• **TASK INPUT**
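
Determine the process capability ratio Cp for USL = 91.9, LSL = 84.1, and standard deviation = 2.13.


Cp = (USL - LSL) / (6 * sigma)
= (91.9 - 84.1) / (6 * 2.13)
= 7.8000 / 12.7800
= 0.6103

0.6103


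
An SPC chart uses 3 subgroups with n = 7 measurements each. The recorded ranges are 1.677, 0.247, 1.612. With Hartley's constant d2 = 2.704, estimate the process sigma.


R_bar = (1.677 + 0.247 + 1.612) / 3
R_bar = 3.536 / 3 = 1.1786667
sigma_hat = R_bar / d2 = 1.1786667 / 2.704 = 0.4359

0.4359


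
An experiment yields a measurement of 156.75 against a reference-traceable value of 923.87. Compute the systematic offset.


Systematic error = measured - true
= 156.75 - 923.87
= -767.1200

-767.1200


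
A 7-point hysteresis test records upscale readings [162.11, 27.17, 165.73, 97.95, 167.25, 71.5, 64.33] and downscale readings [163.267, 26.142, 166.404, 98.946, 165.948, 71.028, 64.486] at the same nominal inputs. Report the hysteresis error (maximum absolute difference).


|162.11 - 163.267| = 1.1570
|27.17 - 26.142| = 1.0280
|165.73 - 166.404| = 0.6740
|97.95 - 98.946| = 0.9960
|167.25 - 165.948| = 1.3020
|71.5 - 71.028| = 0.4720
|64.33 - 64.486| = 0.1560
hysteresis = max(diffs) = 1.3020

1.3020


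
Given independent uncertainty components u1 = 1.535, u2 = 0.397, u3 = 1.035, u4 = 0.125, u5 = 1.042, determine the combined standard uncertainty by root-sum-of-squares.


uc = sqrt(1.535^2 + 0.397^2 + 1.035^2 + 0.125^2 + 1.042^2)
uc = sqrt(4.686448)
uc = 2.1648

2.1648


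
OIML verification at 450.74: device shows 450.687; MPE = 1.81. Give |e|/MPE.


e = indication - reference = 450.687 - 450.74 = -0.0530
|e| = 0.0530
ratio = |e| / MPE = 0.0530 / 1.81
ratio = 0.0293

0.0293


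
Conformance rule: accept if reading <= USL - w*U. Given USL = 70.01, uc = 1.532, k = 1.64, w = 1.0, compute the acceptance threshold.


U = k * uc = 1.64 * 1.532 = 2.51248
guard band g = w * U = 1.0 * 2.51248 = 2.51248
AL = USL - g = 70.01 - 2.51248
AL = 67.4975

67.4975


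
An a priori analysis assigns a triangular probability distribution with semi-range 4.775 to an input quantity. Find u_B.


u_B = half_width / sqrt(6)
u_B = 4.775 / 2.4494897
u_B = 1.9494

1.9494


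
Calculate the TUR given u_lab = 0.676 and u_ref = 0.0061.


TUR = u_lab / u_ref
= 0.676 / 0.0061
= 110.8197

110.8197


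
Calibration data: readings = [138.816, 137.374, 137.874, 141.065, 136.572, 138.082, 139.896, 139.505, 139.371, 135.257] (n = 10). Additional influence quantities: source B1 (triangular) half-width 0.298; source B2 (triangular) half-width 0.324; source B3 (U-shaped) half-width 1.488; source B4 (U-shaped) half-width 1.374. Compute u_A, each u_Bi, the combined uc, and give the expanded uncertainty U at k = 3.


mean = (138.816 + 137.374 + 137.874 + 141.065 + 136.572 + 138.082 + 139.896 + 139.505 + 139.371 + 135.257) / 10 = 138.3812
s = sqrt(sum((x - mean)^2)/(n-1)) = 1.7102351
u_A = s / sqrt(n) = 1.7102351 / sqrt(10) = 0.54082383
u_B1 = 0.298 / sqrt(6) = 0.12165799
u_B2 = 0.324 / sqrt(6) = 0.13227245
u_B3 = 1.488 / sqrt(2) = 1.0521749
u_B4 = 1.374 / sqrt(2) = 0.97156472
uc = sqrt(0.54082383^2 + 0.12165799^2 + 0.13227245^2 + 1.0521749^2 + 0.97156472^2) = 1.5413621
U = k * uc = 3 * 1.5413621
U = 4.6241

4.6241


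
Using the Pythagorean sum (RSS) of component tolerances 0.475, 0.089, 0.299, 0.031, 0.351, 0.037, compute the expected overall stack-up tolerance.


RSS = sqrt(0.475^2 + 0.089^2 + 0.299^2 + 0.031^2 + 0.351^2 + 0.037^2)
= sqrt(0.448478)
= 0.6697

0.6697


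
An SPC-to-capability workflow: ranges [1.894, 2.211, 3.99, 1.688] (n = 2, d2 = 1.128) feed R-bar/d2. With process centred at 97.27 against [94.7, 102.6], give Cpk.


R_bar = (1.894 + 2.211 + 3.99 + 1.688) / 4 = 2.44575
sigma = R_bar / d2 = 2.44575 / 1.128 = 2.1682181
Cp = (USL - LSL)/(6*sigma) = (102.6 - 94.7)/(6*2.1682181) = 0.6073
Cpu = (102.6 - 97.27)/(3*2.1682181) = 0.8194
Cpl = (97.27 - 94.7)/(3*2.1682181) = 0.3951
Cpk = min(Cpu, Cpl) = 0.3951

0.3951


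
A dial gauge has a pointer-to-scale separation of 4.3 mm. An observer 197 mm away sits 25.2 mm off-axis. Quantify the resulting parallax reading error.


error = h * offset / d
= 4.3 * 25.2 / 197
= 0.5501

0.5501


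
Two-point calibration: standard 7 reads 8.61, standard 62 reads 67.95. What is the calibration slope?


slope = (y2 - y1) / (x2 - x1)
= (67.95 - 8.61) / (62 - 7)
= 59.3400 / 55
= 1.0789

1.0789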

• **EXERCISE**
Up to and including the last line of the records above, print exactly every line from the one that contains "Two-point calibration: standard" onward.

• **WRITTEN SOLUTION**
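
Two-point calibration: standard 7 reads 8.61, standard 62 reads 67.95. What is the calibration slope?


slope = (y2 - y1) / (x2 - x1)
= (67.95 - 8.61) / (62 - 7)
= 59.3400 / 55
= 1.0789

1.0789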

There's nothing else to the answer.